===== ENTRIES SHOWN =====

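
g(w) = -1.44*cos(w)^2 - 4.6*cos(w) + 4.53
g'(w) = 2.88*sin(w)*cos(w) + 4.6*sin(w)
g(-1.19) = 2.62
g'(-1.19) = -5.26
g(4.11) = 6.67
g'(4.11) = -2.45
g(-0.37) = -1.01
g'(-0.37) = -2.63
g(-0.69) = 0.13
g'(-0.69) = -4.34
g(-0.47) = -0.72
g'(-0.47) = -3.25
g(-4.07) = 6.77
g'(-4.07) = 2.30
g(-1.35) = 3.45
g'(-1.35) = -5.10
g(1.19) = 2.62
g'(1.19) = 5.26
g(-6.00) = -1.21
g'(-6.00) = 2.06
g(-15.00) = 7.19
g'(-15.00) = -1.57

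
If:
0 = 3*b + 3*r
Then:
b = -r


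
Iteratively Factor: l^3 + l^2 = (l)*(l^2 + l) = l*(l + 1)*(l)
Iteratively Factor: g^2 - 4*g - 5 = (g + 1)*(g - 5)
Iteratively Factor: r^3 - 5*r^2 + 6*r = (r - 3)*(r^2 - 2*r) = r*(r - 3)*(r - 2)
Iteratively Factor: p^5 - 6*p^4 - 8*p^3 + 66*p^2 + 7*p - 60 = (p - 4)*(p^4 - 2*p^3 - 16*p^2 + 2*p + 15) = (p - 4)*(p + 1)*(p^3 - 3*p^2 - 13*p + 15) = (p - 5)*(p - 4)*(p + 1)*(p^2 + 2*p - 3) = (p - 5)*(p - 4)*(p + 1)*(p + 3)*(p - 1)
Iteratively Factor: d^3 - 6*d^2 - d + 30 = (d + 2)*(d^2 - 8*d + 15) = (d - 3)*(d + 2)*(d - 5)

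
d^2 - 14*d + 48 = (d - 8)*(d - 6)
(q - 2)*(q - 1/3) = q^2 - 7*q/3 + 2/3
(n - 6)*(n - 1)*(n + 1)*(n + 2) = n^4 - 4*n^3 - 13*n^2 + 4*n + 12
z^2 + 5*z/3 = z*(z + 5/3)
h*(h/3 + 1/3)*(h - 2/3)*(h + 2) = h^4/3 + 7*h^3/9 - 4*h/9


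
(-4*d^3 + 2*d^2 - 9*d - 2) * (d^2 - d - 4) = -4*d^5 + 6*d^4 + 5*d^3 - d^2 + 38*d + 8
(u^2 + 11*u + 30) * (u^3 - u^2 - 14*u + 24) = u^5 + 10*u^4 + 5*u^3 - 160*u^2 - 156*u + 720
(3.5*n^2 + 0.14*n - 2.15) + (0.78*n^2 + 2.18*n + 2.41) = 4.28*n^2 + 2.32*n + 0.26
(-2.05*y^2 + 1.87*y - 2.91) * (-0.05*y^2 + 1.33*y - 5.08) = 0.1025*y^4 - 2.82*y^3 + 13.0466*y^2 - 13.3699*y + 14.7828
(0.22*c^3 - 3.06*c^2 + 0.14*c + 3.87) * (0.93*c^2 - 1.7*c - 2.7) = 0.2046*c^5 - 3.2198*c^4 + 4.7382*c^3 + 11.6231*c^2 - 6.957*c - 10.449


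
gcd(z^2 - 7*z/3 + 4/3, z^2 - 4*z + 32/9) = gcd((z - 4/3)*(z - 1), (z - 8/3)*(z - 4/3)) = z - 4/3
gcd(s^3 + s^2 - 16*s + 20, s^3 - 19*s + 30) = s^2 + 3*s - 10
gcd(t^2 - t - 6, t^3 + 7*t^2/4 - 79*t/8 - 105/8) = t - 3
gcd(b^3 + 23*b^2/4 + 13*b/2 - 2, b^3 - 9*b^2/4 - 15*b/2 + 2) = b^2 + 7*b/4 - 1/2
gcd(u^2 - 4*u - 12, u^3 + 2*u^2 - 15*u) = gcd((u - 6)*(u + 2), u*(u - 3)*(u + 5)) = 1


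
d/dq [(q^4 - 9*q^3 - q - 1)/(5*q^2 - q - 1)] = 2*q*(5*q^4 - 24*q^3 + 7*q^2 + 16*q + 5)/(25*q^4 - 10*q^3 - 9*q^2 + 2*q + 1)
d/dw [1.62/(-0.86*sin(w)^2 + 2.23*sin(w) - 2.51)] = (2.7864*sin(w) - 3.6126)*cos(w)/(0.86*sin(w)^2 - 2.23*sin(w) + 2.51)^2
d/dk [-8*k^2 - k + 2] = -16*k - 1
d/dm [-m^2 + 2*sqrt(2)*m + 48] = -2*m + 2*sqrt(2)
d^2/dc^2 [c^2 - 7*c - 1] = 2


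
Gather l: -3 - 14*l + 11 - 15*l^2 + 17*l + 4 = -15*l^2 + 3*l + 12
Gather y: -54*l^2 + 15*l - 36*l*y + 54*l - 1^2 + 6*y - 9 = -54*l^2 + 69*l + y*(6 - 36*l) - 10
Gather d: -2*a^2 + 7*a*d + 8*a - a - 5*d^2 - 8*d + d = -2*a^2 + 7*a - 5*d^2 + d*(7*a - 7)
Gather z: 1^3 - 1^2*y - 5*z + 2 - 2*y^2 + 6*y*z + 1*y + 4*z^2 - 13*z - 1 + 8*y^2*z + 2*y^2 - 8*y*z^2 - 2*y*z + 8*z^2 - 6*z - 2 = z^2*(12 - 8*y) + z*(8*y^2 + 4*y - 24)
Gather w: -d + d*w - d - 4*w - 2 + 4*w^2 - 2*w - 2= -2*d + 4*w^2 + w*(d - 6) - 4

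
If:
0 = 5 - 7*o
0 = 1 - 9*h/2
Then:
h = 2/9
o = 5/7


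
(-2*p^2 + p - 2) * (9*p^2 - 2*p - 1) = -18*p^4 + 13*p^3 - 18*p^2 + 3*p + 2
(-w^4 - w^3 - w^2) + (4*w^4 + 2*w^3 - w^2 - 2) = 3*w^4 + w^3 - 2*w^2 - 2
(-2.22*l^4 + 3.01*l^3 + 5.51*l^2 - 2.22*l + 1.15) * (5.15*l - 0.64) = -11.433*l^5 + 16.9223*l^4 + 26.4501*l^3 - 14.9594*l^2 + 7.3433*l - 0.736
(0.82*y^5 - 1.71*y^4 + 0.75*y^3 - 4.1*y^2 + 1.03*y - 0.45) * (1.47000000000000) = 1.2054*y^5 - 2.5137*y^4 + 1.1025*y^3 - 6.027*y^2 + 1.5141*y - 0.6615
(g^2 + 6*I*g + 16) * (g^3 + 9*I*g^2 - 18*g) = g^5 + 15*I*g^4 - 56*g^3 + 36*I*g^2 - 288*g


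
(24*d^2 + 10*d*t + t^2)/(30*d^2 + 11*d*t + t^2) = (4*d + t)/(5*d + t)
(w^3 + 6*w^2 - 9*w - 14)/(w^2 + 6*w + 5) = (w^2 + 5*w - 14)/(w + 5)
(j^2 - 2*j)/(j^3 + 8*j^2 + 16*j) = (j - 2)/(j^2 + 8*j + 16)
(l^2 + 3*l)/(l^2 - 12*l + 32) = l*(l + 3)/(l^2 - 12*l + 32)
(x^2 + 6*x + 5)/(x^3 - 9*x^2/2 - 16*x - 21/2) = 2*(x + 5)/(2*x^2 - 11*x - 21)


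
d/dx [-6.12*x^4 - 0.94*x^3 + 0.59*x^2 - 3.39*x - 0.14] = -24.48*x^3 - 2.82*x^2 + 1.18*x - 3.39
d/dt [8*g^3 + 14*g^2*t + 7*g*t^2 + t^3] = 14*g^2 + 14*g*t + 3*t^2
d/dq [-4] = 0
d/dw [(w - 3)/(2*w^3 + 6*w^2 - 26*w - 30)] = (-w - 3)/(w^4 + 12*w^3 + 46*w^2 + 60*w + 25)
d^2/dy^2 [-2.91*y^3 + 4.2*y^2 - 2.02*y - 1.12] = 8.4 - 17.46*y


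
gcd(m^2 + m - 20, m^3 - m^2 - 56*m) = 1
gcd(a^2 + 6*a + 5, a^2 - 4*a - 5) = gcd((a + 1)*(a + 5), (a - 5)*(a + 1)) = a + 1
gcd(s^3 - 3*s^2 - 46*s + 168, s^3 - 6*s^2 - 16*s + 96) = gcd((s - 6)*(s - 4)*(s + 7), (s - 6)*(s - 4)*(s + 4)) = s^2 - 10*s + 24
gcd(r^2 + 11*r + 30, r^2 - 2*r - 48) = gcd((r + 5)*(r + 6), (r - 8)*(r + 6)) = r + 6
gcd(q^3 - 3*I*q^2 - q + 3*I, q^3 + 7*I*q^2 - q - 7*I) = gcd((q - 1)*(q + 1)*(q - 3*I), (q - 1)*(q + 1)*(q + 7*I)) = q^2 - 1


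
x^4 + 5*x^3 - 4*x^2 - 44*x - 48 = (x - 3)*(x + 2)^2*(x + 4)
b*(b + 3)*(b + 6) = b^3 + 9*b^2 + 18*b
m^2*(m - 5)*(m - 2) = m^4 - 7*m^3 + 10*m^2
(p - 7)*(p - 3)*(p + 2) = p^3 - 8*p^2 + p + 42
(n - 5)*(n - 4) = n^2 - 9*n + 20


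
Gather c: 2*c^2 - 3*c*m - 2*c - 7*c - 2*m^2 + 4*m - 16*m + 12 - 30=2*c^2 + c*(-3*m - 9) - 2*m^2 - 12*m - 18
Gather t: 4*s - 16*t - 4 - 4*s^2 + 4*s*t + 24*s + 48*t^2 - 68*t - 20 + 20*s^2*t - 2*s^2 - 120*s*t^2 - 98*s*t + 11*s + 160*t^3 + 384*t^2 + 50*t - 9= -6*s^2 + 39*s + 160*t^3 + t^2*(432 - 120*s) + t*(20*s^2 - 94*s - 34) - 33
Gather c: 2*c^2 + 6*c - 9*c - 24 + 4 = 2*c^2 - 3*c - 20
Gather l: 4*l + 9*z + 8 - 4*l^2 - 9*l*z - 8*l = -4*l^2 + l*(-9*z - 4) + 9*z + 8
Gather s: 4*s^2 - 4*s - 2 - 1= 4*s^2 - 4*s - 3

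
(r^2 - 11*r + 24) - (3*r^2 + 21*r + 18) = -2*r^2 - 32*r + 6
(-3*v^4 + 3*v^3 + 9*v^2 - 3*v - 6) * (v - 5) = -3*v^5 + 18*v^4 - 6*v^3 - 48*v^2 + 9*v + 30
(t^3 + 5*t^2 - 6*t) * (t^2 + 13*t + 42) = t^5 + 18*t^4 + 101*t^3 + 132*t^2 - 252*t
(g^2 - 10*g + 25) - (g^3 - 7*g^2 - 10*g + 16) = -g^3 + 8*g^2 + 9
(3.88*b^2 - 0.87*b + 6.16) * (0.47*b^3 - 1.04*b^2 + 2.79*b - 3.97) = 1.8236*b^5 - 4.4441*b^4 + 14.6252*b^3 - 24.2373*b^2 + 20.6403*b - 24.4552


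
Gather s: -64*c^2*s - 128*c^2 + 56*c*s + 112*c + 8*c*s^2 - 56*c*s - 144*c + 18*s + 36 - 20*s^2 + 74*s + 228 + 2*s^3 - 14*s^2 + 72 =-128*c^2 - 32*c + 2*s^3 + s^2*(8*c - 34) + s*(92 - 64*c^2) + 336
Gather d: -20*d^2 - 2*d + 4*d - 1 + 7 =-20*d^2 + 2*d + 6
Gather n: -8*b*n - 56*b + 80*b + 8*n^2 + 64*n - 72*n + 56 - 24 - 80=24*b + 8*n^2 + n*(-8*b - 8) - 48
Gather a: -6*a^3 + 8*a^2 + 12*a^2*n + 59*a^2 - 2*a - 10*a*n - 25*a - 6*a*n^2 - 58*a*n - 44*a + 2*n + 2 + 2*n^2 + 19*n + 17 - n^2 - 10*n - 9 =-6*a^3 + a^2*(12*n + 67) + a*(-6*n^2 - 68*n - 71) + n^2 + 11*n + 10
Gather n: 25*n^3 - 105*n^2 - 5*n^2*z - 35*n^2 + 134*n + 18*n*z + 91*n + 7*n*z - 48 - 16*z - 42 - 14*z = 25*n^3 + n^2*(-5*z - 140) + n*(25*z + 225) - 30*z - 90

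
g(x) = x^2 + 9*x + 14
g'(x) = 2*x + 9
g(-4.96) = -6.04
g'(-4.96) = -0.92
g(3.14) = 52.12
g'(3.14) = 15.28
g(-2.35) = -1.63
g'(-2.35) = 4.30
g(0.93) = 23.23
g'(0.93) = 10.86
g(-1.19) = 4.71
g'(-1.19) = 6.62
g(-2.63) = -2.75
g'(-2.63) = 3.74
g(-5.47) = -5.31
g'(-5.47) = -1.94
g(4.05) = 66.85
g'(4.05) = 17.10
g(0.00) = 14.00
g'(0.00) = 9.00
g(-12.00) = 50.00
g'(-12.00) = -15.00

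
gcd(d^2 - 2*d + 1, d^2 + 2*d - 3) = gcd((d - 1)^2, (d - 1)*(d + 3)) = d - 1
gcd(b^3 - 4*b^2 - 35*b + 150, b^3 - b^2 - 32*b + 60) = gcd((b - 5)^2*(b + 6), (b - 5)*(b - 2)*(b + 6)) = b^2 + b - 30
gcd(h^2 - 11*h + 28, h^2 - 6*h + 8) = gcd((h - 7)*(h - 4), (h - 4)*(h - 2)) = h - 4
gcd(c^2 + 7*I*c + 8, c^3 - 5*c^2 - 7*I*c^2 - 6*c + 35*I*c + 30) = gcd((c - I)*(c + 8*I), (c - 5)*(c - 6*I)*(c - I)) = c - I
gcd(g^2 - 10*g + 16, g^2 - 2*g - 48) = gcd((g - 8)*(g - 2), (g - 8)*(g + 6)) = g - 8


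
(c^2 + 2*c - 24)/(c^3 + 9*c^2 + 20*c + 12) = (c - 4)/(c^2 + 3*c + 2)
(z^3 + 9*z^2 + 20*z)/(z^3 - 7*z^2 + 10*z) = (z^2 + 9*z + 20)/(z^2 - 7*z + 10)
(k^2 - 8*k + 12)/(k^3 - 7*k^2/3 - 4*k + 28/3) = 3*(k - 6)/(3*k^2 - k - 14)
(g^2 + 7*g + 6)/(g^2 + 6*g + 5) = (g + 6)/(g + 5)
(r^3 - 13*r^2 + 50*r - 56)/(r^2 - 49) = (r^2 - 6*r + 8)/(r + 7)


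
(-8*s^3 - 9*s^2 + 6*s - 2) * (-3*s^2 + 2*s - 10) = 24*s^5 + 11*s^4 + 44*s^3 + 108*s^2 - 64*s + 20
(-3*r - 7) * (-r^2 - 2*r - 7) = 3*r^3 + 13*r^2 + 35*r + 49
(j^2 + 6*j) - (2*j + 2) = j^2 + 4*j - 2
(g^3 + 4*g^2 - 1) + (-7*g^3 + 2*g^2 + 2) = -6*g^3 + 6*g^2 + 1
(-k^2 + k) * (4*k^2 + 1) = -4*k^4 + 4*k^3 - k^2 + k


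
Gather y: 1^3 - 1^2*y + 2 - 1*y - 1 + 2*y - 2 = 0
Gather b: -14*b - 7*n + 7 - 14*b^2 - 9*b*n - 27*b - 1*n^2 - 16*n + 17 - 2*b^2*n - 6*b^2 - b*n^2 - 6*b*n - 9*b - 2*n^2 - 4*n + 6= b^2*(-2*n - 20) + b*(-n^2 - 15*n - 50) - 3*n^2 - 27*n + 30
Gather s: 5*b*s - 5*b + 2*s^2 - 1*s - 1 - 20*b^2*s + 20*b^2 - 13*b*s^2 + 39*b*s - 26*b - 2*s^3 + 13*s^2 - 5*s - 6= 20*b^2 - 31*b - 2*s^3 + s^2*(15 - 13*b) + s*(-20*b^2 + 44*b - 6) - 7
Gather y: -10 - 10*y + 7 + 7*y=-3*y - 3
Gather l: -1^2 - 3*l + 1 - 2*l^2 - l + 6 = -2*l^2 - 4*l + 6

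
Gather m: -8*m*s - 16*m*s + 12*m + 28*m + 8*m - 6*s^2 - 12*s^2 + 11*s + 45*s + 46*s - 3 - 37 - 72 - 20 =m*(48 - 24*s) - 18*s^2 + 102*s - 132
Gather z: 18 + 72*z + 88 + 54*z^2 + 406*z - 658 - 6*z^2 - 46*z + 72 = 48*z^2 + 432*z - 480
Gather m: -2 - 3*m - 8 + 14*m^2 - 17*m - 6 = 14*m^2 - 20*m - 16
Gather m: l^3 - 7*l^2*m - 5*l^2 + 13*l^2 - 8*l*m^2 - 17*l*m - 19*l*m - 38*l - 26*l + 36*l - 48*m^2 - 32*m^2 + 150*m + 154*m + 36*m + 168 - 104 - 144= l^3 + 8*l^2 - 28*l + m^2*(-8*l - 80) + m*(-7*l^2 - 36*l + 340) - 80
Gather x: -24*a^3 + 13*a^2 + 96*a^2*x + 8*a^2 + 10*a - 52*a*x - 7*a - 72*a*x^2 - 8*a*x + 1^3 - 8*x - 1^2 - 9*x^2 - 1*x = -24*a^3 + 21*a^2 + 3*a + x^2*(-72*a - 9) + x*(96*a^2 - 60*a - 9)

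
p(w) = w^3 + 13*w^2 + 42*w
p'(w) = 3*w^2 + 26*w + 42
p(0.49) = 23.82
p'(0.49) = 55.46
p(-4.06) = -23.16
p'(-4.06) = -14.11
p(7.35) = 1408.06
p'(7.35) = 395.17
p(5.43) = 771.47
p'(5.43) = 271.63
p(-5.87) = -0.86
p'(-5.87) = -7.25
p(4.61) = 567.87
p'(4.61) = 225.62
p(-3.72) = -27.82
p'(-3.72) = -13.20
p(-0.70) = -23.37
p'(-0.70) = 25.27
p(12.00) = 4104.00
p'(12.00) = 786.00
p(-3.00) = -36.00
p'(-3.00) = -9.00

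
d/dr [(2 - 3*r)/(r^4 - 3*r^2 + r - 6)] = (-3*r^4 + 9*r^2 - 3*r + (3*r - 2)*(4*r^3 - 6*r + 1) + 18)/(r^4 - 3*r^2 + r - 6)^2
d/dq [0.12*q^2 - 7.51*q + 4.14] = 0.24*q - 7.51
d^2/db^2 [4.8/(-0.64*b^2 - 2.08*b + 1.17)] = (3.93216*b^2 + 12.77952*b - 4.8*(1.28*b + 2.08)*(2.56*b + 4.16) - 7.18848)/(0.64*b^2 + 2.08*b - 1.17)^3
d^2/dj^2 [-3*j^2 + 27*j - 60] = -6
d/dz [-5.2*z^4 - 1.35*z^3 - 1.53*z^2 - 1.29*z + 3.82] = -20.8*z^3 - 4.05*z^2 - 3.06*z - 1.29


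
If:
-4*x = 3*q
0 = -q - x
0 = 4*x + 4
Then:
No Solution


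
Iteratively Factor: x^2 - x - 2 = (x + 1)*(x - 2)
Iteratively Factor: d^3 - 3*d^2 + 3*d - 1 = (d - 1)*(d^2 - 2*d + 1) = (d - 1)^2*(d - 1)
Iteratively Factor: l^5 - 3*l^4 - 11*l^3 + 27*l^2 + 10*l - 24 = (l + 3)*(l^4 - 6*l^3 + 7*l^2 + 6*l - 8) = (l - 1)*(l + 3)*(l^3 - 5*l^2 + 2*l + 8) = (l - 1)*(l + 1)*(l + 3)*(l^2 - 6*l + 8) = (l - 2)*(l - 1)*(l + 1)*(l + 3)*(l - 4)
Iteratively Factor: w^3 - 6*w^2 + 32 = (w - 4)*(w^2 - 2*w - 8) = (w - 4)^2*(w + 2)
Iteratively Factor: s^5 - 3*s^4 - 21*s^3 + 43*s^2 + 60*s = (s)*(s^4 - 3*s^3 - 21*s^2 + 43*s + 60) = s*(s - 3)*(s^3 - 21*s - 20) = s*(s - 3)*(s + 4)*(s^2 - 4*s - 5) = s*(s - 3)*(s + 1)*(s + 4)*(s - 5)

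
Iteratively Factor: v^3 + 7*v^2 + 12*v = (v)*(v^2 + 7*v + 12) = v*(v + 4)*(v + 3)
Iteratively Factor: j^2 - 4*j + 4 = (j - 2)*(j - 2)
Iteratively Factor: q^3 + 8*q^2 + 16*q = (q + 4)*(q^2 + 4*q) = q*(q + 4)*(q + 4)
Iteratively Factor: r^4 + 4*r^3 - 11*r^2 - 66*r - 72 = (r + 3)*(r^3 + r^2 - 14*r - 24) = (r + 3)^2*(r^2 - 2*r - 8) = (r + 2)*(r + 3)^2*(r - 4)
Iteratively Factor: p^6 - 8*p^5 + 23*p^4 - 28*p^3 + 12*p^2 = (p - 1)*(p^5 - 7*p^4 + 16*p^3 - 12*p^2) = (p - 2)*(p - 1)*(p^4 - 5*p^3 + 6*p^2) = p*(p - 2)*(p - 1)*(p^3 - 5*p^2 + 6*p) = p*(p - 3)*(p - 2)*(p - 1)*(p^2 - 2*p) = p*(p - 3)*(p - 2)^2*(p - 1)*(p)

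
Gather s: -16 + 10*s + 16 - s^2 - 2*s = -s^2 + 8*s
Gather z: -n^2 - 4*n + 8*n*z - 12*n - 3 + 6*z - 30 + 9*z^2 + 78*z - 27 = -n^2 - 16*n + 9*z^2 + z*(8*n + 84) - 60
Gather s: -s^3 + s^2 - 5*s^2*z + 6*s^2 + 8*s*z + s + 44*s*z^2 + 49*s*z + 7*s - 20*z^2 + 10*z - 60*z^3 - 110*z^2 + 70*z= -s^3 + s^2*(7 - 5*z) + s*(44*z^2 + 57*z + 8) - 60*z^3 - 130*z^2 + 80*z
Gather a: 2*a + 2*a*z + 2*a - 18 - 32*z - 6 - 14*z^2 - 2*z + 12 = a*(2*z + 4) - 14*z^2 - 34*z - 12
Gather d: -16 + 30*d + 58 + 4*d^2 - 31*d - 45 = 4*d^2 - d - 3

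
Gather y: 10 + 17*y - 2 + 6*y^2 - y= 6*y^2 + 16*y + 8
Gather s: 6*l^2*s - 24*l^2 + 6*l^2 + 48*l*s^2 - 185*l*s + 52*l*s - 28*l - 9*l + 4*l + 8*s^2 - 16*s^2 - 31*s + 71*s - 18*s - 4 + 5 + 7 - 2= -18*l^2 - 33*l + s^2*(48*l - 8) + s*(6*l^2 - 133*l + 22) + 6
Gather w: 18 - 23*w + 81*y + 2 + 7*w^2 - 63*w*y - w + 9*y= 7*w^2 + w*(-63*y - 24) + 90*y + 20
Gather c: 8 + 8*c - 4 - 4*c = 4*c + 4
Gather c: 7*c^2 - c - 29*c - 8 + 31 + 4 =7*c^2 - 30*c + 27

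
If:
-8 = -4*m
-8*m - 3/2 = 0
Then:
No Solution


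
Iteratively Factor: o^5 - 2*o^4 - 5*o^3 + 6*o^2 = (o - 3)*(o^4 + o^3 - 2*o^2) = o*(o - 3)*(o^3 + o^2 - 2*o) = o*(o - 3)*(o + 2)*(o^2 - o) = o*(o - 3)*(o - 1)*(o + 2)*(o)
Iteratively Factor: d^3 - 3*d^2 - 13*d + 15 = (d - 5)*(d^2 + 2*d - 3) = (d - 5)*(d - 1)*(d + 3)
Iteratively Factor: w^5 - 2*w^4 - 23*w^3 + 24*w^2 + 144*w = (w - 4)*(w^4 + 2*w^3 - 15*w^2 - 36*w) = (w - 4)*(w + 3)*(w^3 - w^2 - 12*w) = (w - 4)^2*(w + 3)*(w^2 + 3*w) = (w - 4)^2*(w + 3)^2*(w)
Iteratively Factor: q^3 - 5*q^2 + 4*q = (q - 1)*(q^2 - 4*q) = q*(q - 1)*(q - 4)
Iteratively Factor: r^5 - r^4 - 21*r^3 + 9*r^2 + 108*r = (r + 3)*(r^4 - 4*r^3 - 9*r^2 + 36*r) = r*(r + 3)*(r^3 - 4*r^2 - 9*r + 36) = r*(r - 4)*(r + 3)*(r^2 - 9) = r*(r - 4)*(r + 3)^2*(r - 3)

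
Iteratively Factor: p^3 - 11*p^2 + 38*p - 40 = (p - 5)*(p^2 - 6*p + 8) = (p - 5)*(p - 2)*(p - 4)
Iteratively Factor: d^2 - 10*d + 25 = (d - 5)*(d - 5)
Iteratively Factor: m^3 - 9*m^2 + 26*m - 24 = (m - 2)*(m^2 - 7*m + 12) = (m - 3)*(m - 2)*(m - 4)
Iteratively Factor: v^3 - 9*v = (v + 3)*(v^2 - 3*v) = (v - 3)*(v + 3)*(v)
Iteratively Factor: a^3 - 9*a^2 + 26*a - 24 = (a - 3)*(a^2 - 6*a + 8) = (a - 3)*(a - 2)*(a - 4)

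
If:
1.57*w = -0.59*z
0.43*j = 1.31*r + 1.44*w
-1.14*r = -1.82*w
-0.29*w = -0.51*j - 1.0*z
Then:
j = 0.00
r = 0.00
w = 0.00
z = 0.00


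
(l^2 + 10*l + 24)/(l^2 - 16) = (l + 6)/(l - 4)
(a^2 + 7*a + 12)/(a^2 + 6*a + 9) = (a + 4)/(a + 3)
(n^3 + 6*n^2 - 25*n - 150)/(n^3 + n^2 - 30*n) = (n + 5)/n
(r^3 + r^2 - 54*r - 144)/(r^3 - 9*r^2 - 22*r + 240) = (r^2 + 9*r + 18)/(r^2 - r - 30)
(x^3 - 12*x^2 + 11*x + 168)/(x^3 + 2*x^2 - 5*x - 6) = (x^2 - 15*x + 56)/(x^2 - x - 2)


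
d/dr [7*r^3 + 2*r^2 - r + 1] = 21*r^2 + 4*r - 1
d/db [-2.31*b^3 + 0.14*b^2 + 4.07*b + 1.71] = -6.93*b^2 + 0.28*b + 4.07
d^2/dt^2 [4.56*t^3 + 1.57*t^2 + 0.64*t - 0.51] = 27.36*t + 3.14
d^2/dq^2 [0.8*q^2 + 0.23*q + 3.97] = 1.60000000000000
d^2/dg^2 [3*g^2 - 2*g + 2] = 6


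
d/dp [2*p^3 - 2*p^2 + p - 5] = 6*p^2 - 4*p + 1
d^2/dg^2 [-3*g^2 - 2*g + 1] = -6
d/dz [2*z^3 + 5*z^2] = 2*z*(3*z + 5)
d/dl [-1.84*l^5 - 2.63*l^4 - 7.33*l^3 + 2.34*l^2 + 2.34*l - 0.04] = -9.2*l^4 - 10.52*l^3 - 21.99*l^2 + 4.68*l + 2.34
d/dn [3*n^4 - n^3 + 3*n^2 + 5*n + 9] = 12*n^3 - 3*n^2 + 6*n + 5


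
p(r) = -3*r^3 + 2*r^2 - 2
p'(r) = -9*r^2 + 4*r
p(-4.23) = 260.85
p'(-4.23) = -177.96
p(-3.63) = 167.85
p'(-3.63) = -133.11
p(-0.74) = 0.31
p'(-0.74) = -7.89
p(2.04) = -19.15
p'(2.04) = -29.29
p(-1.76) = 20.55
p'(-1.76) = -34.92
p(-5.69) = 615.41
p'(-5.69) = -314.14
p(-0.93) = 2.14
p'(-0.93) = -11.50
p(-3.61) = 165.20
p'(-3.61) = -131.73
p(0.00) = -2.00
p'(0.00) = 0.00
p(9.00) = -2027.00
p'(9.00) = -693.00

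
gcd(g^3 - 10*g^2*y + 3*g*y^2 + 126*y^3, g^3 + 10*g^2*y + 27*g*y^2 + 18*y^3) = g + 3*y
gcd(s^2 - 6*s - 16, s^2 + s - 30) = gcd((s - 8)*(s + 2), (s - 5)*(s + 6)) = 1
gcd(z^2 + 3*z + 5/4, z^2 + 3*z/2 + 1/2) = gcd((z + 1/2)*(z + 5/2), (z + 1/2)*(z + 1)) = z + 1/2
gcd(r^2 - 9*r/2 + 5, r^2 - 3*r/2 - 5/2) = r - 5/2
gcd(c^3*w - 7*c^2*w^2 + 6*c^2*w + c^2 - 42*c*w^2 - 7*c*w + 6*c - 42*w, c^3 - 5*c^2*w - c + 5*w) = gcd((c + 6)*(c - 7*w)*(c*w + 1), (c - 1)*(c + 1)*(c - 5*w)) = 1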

=====

WHAT IS BEING ASKED:
Your answer should be the exact lines above from the one with "Gather y: -10 - 10*y + 7 + 7*y=-3*y - 3" through the one with "Gather m: -2", both included, and nothing besides.

WRITTEN RESPONSE:
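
Gather y: -10 - 10*y + 7 + 7*y=-3*y - 3
Gather l: -1^2 - 3*l + 1 - 2*l^2 - l + 6 = -2*l^2 - 4*l + 6

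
Gather m: -8*m*s - 16*m*s + 12*m + 28*m + 8*m - 6*s^2 - 12*s^2 + 11*s + 45*s + 46*s - 3 - 37 - 72 - 20 =m*(48 - 24*s) - 18*s^2 + 102*s - 132
Gather z: 18 + 72*z + 88 + 54*z^2 + 406*z - 658 - 6*z^2 - 46*z + 72 = 48*z^2 + 432*z - 480
Gather m: -2 - 3*m - 8 + 14*m^2 - 17*m - 6 = 14*m^2 - 20*m - 16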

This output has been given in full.